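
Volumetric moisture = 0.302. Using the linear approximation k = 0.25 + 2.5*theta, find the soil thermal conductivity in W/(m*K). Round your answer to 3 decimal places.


Step 1: k = 0.25 + 2.5 * theta
Step 2: k = 0.25 + 2.5 * 0.302
Step 3: k = 0.25 + 0.755
Step 4: k = 1.005 W/(m*K)

1.005


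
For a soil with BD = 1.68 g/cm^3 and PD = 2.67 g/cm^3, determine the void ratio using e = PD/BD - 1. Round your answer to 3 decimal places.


Step 1: e = PD / BD - 1
Step 2: e = 2.67 / 1.68 - 1
Step 3: e = 1.58929 - 1
Step 4: e = 0.589

0.589


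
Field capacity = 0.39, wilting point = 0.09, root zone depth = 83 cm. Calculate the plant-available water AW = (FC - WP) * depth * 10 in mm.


Step 1: Available water = (FC - WP) * depth * 10
Step 2: AW = (0.39 - 0.09) * 83 * 10
Step 3: AW = 0.3 * 83 * 10
Step 4: AW = 249.0 mm

249.0


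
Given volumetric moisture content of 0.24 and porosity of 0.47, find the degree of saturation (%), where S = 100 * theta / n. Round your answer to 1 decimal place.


Step 1: S = 100 * theta_v / n
Step 2: S = 100 * 0.24 / 0.47
Step 3: S = 51.1%

51.1


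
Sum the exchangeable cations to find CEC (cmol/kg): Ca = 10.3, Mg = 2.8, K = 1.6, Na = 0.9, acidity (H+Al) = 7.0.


Step 1: CEC = Ca + Mg + K + Na + (H+Al)
Step 2: CEC = 10.3 + 2.8 + 1.6 + 0.9 + 7.0
Step 3: CEC = 22.6 cmol/kg

22.6


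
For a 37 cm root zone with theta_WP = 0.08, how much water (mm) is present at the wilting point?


Step 1: Water (mm) = theta_WP * depth * 10
Step 2: Water = 0.08 * 37 * 10
Step 3: Water = 29.6 mm

29.6


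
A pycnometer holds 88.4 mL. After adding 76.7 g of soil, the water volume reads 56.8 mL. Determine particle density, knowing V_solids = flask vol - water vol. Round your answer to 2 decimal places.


Step 1: Volume of solids = flask volume - water volume with soil
Step 2: V_solids = 88.4 - 56.8 = 31.6 mL
Step 3: Particle density = mass / V_solids = 76.7 / 31.6 = 2.43 g/cm^3

2.43


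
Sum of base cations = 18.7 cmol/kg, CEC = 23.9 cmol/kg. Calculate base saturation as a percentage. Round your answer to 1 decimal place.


Step 1: BS = 100 * (sum of bases) / CEC
Step 2: BS = 100 * 18.7 / 23.9
Step 3: BS = 78.2%

78.2


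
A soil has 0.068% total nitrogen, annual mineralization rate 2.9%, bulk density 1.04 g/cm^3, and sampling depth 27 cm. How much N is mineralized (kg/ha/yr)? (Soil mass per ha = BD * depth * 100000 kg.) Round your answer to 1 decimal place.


Step 1: Soil mass per ha = BD * depth * 100000 = 1.04 * 27 * 100000 = 2808000 kg
Step 2: Total N pool = soil mass * N%/100 = 2808000 * 0.068/100 = 1909.44 kg/ha
Step 3: N mineralized = N pool * rate%/100 = 1909.44 * 2.9/100 = 55.4 kg/ha/yr

55.4


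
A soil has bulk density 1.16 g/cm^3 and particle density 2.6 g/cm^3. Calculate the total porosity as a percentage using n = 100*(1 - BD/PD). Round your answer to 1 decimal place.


Step 1: Formula: n = 100 * (1 - BD / PD)
Step 2: n = 100 * (1 - 1.16 / 2.6)
Step 3: n = 100 * (1 - 0.44615)
Step 4: n = 55.4%

55.4


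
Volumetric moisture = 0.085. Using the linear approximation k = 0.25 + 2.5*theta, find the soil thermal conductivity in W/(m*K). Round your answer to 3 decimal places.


Step 1: k = 0.25 + 2.5 * theta
Step 2: k = 0.25 + 2.5 * 0.085
Step 3: k = 0.25 + 0.213
Step 4: k = 0.463 W/(m*K)

0.463


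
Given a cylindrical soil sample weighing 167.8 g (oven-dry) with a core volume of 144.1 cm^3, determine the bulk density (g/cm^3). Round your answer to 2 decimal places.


Step 1: Identify the formula: BD = dry mass / volume
Step 2: Substitute values: BD = 167.8 / 144.1
Step 3: BD = 1.16 g/cm^3

1.16


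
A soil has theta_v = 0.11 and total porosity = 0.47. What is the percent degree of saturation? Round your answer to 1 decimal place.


Step 1: S = 100 * theta_v / n
Step 2: S = 100 * 0.11 / 0.47
Step 3: S = 23.4%

23.4


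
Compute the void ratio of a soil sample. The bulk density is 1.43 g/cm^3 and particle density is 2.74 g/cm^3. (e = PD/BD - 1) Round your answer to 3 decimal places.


Step 1: e = PD / BD - 1
Step 2: e = 2.74 / 1.43 - 1
Step 3: e = 1.91608 - 1
Step 4: e = 0.916

0.916


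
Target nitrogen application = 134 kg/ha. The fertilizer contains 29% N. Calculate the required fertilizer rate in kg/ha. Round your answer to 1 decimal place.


Step 1: Fertilizer rate = target N / (N content / 100)
Step 2: Rate = 134 / (29 / 100)
Step 3: Rate = 134 / 0.29
Step 4: Rate = 462.1 kg/ha

462.1


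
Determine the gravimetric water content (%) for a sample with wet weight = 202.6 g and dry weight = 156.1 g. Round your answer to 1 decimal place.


Step 1: Water mass = wet - dry = 202.6 - 156.1 = 46.5 g
Step 2: w = 100 * water mass / dry mass
Step 3: w = 100 * 46.5 / 156.1 = 29.8%

29.8


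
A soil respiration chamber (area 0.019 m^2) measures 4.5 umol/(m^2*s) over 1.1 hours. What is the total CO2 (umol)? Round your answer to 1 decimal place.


Step 1: Convert time to seconds: 1.1 hr * 3600 = 3960.0 s
Step 2: Total = flux * area * time_s
Step 3: Total = 4.5 * 0.019 * 3960.0
Step 4: Total = 338.6 umol

338.6


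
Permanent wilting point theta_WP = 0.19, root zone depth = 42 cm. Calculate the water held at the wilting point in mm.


Step 1: Water (mm) = theta_WP * depth * 10
Step 2: Water = 0.19 * 42 * 10
Step 3: Water = 79.8 mm

79.8


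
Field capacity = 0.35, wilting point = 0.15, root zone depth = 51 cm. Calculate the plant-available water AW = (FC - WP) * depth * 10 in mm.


Step 1: Available water = (FC - WP) * depth * 10
Step 2: AW = (0.35 - 0.15) * 51 * 10
Step 3: AW = 0.2 * 51 * 10
Step 4: AW = 102.0 mm

102.0


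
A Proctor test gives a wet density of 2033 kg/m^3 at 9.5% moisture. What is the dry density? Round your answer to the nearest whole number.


Step 1: Dry density = wet density / (1 + w/100)
Step 2: Dry density = 2033 / (1 + 9.5/100)
Step 3: Dry density = 2033 / 1.095
Step 4: Dry density = 1857 kg/m^3

1857


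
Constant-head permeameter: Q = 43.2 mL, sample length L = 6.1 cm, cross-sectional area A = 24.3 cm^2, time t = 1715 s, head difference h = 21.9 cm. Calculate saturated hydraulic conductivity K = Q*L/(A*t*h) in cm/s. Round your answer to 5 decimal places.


Step 1: K = Q * L / (A * t * h)
Step 2: Numerator = 43.2 * 6.1 = 263.52
Step 3: Denominator = 24.3 * 1715 * 21.9 = 912671.55
Step 4: K = 263.52 / 912671.55 = 0.00029 cm/s

0.00029


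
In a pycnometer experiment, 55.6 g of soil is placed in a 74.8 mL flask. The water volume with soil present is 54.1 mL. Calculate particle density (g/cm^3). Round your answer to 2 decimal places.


Step 1: Volume of solids = flask volume - water volume with soil
Step 2: V_solids = 74.8 - 54.1 = 20.7 mL
Step 3: Particle density = mass / V_solids = 55.6 / 20.7 = 2.69 g/cm^3

2.69


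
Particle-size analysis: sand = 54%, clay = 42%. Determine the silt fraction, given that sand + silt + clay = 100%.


Step 1: sand + silt + clay = 100%
Step 2: silt = 100 - sand - clay
Step 3: silt = 100 - 54 - 42
Step 4: silt = 4%

4


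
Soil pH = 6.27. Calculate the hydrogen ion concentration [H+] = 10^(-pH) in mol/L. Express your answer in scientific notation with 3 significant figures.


Step 1: [H+] = 10^(-pH)
Step 2: [H+] = 10^(-6.27)
Step 3: [H+] = 5.37e-07 mol/L

5.37e-07


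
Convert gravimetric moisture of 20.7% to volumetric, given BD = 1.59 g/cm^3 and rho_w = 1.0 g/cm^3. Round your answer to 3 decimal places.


Step 1: theta = (w / 100) * BD / rho_w
Step 2: theta = (20.7 / 100) * 1.59 / 1.0
Step 3: theta = 0.207 * 1.59
Step 4: theta = 0.329

0.329


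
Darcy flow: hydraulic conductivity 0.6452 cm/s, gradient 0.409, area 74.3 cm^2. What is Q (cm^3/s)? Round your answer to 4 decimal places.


Step 1: Apply Darcy's law: Q = K * i * A
Step 2: Q = 0.6452 * 0.409 * 74.3
Step 3: Q = 19.6068 cm^3/s

19.6068


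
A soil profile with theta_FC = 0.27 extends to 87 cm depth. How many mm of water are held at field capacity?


Step 1: Water (mm) = theta_FC * depth (cm) * 10
Step 2: Water = 0.27 * 87 * 10
Step 3: Water = 234.9 mm

234.9


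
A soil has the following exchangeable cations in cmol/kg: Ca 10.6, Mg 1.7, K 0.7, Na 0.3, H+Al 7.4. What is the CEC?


Step 1: CEC = Ca + Mg + K + Na + (H+Al)
Step 2: CEC = 10.6 + 1.7 + 0.7 + 0.3 + 7.4
Step 3: CEC = 20.7 cmol/kg

20.7


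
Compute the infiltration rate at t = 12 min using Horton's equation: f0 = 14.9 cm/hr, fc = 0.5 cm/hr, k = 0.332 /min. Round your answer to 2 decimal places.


Step 1: f = fc + (f0 - fc) * exp(-k * t)
Step 2: exp(-0.332 * 12) = 0.018611
Step 3: f = 0.5 + (14.9 - 0.5) * 0.018611
Step 4: f = 0.5 + 14.4 * 0.018611
Step 5: f = 0.77 cm/hr

0.77


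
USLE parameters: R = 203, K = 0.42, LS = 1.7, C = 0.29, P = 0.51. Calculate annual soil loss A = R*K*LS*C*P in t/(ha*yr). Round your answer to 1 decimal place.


Step 1: A = R * K * LS * C * P
Step 2: R * K = 203 * 0.42 = 85.26
Step 3: (R*K) * LS = 85.26 * 1.7 = 144.942
Step 4: * C * P = 144.942 * 0.29 * 0.51 = 21.4
Step 5: A = 21.4 t/(ha*yr)

21.4


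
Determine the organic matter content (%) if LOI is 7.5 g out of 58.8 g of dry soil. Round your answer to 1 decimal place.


Step 1: OM% = 100 * LOI / sample mass
Step 2: OM = 100 * 7.5 / 58.8
Step 3: OM = 12.8%

12.8


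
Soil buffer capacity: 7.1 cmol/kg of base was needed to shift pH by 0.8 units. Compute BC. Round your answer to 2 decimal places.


Step 1: BC = change in base / change in pH
Step 2: BC = 7.1 / 0.8
Step 3: BC = 8.88 cmol/(kg*pH unit)

8.88


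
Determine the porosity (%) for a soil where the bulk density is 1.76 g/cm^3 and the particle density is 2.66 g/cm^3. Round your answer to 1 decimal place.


Step 1: Formula: n = 100 * (1 - BD / PD)
Step 2: n = 100 * (1 - 1.76 / 2.66)
Step 3: n = 100 * (1 - 0.66165)
Step 4: n = 33.8%

33.8


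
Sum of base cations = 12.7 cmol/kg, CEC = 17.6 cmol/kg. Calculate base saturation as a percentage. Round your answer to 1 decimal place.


Step 1: BS = 100 * (sum of bases) / CEC
Step 2: BS = 100 * 12.7 / 17.6
Step 3: BS = 72.2%

72.2


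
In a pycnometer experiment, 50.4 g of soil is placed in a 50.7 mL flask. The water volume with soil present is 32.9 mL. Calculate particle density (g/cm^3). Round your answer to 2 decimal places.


Step 1: Volume of solids = flask volume - water volume with soil
Step 2: V_solids = 50.7 - 32.9 = 17.8 mL
Step 3: Particle density = mass / V_solids = 50.4 / 17.8 = 2.83 g/cm^3

2.83


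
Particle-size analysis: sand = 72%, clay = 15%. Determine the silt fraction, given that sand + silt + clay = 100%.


Step 1: sand + silt + clay = 100%
Step 2: silt = 100 - sand - clay
Step 3: silt = 100 - 72 - 15
Step 4: silt = 13%

13


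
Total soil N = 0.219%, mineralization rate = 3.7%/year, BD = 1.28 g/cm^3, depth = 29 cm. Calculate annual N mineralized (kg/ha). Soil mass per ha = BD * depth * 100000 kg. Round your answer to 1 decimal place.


Step 1: Soil mass per ha = BD * depth * 100000 = 1.28 * 29 * 100000 = 3712000 kg
Step 2: Total N pool = soil mass * N%/100 = 3712000 * 0.219/100 = 8129.28 kg/ha
Step 3: N mineralized = N pool * rate%/100 = 8129.28 * 3.7/100 = 300.8 kg/ha/yr

300.8


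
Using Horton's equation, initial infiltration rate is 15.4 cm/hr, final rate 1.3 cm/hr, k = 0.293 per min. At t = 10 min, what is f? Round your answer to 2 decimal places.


Step 1: f = fc + (f0 - fc) * exp(-k * t)
Step 2: exp(-0.293 * 10) = 0.053397
Step 3: f = 1.3 + (15.4 - 1.3) * 0.053397
Step 4: f = 1.3 + 14.1 * 0.053397
Step 5: f = 2.05 cm/hr

2.05


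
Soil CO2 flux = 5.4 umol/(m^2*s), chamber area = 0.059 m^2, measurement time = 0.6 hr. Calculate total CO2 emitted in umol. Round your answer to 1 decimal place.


Step 1: Convert time to seconds: 0.6 hr * 3600 = 2160.0 s
Step 2: Total = flux * area * time_s
Step 3: Total = 5.4 * 0.059 * 2160.0
Step 4: Total = 688.2 umol

688.2


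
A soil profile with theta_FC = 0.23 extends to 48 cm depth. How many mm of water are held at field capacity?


Step 1: Water (mm) = theta_FC * depth (cm) * 10
Step 2: Water = 0.23 * 48 * 10
Step 3: Water = 110.4 mm

110.4


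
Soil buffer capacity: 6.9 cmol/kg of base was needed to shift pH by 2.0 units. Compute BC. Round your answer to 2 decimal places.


Step 1: BC = change in base / change in pH
Step 2: BC = 6.9 / 2.0
Step 3: BC = 3.45 cmol/(kg*pH unit)

3.45


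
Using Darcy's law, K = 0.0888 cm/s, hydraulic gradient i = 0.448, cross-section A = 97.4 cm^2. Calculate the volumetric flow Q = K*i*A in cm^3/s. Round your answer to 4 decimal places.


Step 1: Apply Darcy's law: Q = K * i * A
Step 2: Q = 0.0888 * 0.448 * 97.4
Step 3: Q = 3.8748 cm^3/s

3.8748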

§ About this task
The response should be the lines from the one containing "Using Horton's equation, initial" through the last line of the data, set down exactly and with no other line.

§ Task response
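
Using Horton's equation, initial infiltration rate is 15.4 cm/hr, final rate 1.3 cm/hr, k = 0.293 per min. At t = 10 min, what is f? Round your answer to 2 decimal places.


Step 1: f = fc + (f0 - fc) * exp(-k * t)
Step 2: exp(-0.293 * 10) = 0.053397
Step 3: f = 1.3 + (15.4 - 1.3) * 0.053397
Step 4: f = 1.3 + 14.1 * 0.053397
Step 5: f = 2.05 cm/hr

2.05


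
Soil CO2 flux = 5.4 umol/(m^2*s), chamber area = 0.059 m^2, measurement time = 0.6 hr. Calculate total CO2 emitted in umol. Round your answer to 1 decimal place.


Step 1: Convert time to seconds: 0.6 hr * 3600 = 2160.0 s
Step 2: Total = flux * area * time_s
Step 3: Total = 5.4 * 0.059 * 2160.0
Step 4: Total = 688.2 umol

688.2


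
A soil profile with theta_FC = 0.23 extends to 48 cm depth. How many mm of water are held at field capacity?


Step 1: Water (mm) = theta_FC * depth (cm) * 10
Step 2: Water = 0.23 * 48 * 10
Step 3: Water = 110.4 mm

110.4


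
Soil buffer capacity: 6.9 cmol/kg of base was needed to shift pH by 2.0 units. Compute BC. Round your answer to 2 decimal places.


Step 1: BC = change in base / change in pH
Step 2: BC = 6.9 / 2.0
Step 3: BC = 3.45 cmol/(kg*pH unit)

3.45


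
Using Darcy's law, K = 0.0888 cm/s, hydraulic gradient i = 0.448, cross-section A = 97.4 cm^2. Calculate the volumetric flow Q = K*i*A in cm^3/s. Round your answer to 4 decimal places.


Step 1: Apply Darcy's law: Q = K * i * A
Step 2: Q = 0.0888 * 0.448 * 97.4
Step 3: Q = 3.8748 cm^3/s

3.8748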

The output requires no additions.